> [Task requirements]:
Each entry must appear in the answer exactly as given.

[Stored data entries]

☆ ☆ ☆ ☆ ☆ ☆ ☆

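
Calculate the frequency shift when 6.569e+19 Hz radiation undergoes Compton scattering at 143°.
3.211e+19 Hz (decrease)

Convert frequency to wavelength (c = 299792458 m/s):
λ₀ = c/f₀ = 299792458/6.569e+19 = 4.5637457e-12 m = 4.5637 pm

Calculate Compton shift:
Δλ = λ_C(1 - cos(143°)) = 4.3640 pm

Final wavelength:
λ' = λ₀ + Δλ = 4.5637 + 4.3640 = 8.9278 pm

Final frequency:
f' = c/λ' = 299792458/8.9277935e-12 = 3.3579681e+19 Hz

Frequency shift (decrease):
Δf = f₀ - f' = 6.569e+19 - 3.3579681e+19 = 3.211e+19 Hz

(Intermediate values are shown rounded; full precision is carried through to the final answer.)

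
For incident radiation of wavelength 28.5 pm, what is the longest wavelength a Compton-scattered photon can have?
33.3526 pm (at θ = 180°)

The Compton shift is Δλ = λ_C(1 − cos θ).

Since cos θ ranges from −1 to 1, the factor (1 − cos θ) ranges from 0 to 2; the maximum shift occurs at θ = 180° (backscattering):
Δλ_max = 2λ_C = 2 × 2.4263 pm = 4.8526 pm

Maximum scattered wavelength:
λ'_max = λ₀ + Δλ_max = 28.5 + 4.8526 = 33.3526 pm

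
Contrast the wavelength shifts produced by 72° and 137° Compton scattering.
137° produces the larger shift by a factor of 2.506

Calculate both shifts using Δλ = λ_C(1 - cos θ):

For θ₁ = 72°:
Δλ₁ = 2.4263 × (1 - cos(72°))
Δλ₁ = 2.4263 × 0.6910
Δλ₁ = 1.6765 pm

For θ₂ = 137°:
Δλ₂ = 2.4263 × (1 - cos(137°))
Δλ₂ = 2.4263 × 1.7314
Δλ₂ = 4.2008 pm

The 137° angle produces the larger shift.
Ratio: 4.2008/1.6765 = 2.506

(Intermediate values are shown rounded; full precision is carried through to the final answer.)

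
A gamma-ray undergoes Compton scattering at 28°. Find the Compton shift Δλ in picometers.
0.2840 pm

Using the Compton scattering formula:
Δλ = λ_C(1 - cos θ)

where λ_C = h/(m_e·c) ≈ 2.4263 pm is the Compton wavelength of an electron.

For θ = 28°:
cos(28°) = 0.8829
1 - cos(28°) = 0.1171

Δλ = 2.4263 × 0.1171
Δλ = 0.2840 pm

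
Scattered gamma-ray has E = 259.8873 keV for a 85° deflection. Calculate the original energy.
485.1001 keV

Convert final energy to wavelength (hc ≈ 1239.842 keV·pm):
λ' = hc/E' = 1239.842 / 259.8873 = 4.7707 pm

Calculate the Compton shift:
Δλ = λ_C(1 - cos(85°))
Δλ = 2.4263 × (1 - cos(85°))
Δλ = 2.2148 pm

Initial wavelength:
λ = λ' - Δλ = 4.7707 - 2.2148 = 2.5558 pm

Initial energy:
E = hc/λ = 1239.842 / 2.5558 = 485.1001 keV

(Intermediate values are shown rounded; full precision is carried through to the final answer.)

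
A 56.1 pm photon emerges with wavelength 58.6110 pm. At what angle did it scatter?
92.00°

First find the wavelength shift:
Δλ = λ' - λ = 58.6110 - 56.1 = 2.5110 pm

Using Δλ = λ_C(1 - cos θ), with λ_C = h/(m_e·c) ≈ 2.42631024 pm:
cos θ = 1 - Δλ/λ_C
cos θ = 1 - 2.5110/2.42631024
cos θ = -0.034905

θ = arccos(-0.034905)
θ = 92.00°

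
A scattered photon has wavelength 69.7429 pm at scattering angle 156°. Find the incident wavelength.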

☆ ☆ ☆ ☆ ☆ ☆ ☆

> [Exercise output]:
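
Calculate the frequency shift when 6.569e+19 Hz radiation undergoes Compton scattering at 143°.
3.211e+19 Hz (decrease)

Convert frequency to wavelength (c = 299792458 m/s):
λ₀ = c/f₀ = 299792458/6.569e+19 = 4.5637457e-12 m = 4.5637 pm

Calculate Compton shift:
Δλ = λ_C(1 - cos(143°)) = 4.3640 pm

Final wavelength:
λ' = λ₀ + Δλ = 4.5637 + 4.3640 = 8.9278 pm

Final frequency:
f' = c/λ' = 299792458/8.9277935e-12 = 3.3579681e+19 Hz

Frequency shift (decrease):
Δf = f₀ - f' = 6.569e+19 - 3.3579681e+19 = 3.211e+19 Hz

(Intermediate values are shown rounded; full precision is carried through to the final answer.)

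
For incident radiation of wavelength 28.5 pm, what is the longest wavelength a Compton-scattered photon can have?
33.3526 pm (at θ = 180°)

The Compton shift is Δλ = λ_C(1 − cos θ).

Since cos θ ranges from −1 to 1, the factor (1 − cos θ) ranges from 0 to 2; the maximum shift occurs at θ = 180° (backscattering):
Δλ_max = 2λ_C = 2 × 2.4263 pm = 4.8526 pm

Maximum scattered wavelength:
λ'_max = λ₀ + Δλ_max = 28.5 + 4.8526 = 33.3526 pm

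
Contrast the wavelength shifts produced by 72° and 137° Compton scattering.
137° produces the larger shift by a factor of 2.506

Calculate both shifts using Δλ = λ_C(1 - cos θ):

For θ₁ = 72°:
Δλ₁ = 2.4263 × (1 - cos(72°))
Δλ₁ = 2.4263 × 0.6910
Δλ₁ = 1.6765 pm

For θ₂ = 137°:
Δλ₂ = 2.4263 × (1 - cos(137°))
Δλ₂ = 2.4263 × 1.7314
Δλ₂ = 4.2008 pm

The 137° angle produces the larger shift.
Ratio: 4.2008/1.6765 = 2.506

(Intermediate values are shown rounded; full precision is carried through to the final answer.)

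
A gamma-ray undergoes Compton scattering at 28°. Find the Compton shift Δλ in picometers.
0.2840 pm

Using the Compton scattering formula:
Δλ = λ_C(1 - cos θ)

where λ_C = h/(m_e·c) ≈ 2.4263 pm is the Compton wavelength of an electron.

For θ = 28°:
cos(28°) = 0.8829
1 - cos(28°) = 0.1171

Δλ = 2.4263 × 0.1171
Δλ = 0.2840 pm

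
Scattered gamma-ray has E = 259.8873 keV for a 85° deflection. Calculate the original energy.
485.1001 keV

Convert final energy to wavelength (hc ≈ 1239.842 keV·pm):
λ' = hc/E' = 1239.842 / 259.8873 = 4.7707 pm

Calculate the Compton shift:
Δλ = λ_C(1 - cos(85°))
Δλ = 2.4263 × (1 - cos(85°))
Δλ = 2.2148 pm

Initial wavelength:
λ = λ' - Δλ = 4.7707 - 2.2148 = 2.5558 pm

Initial energy:
E = hc/λ = 1239.842 / 2.5558 = 485.1001 keV

(Intermediate values are shown rounded; full precision is carried through to the final answer.)

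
A 56.1 pm photon emerges with wavelength 58.6110 pm. At what angle did it scatter?
92.00°

First find the wavelength shift:
Δλ = λ' - λ = 58.6110 - 56.1 = 2.5110 pm

Using Δλ = λ_C(1 - cos θ), with λ_C = h/(m_e·c) ≈ 2.42631024 pm:
cos θ = 1 - Δλ/λ_C
cos θ = 1 - 2.5110/2.42631024
cos θ = -0.034905

θ = arccos(-0.034905)
θ = 92.00°

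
A scattered photon has wavelength 69.7429 pm at scattering angle 156°. Find the incident wavelength.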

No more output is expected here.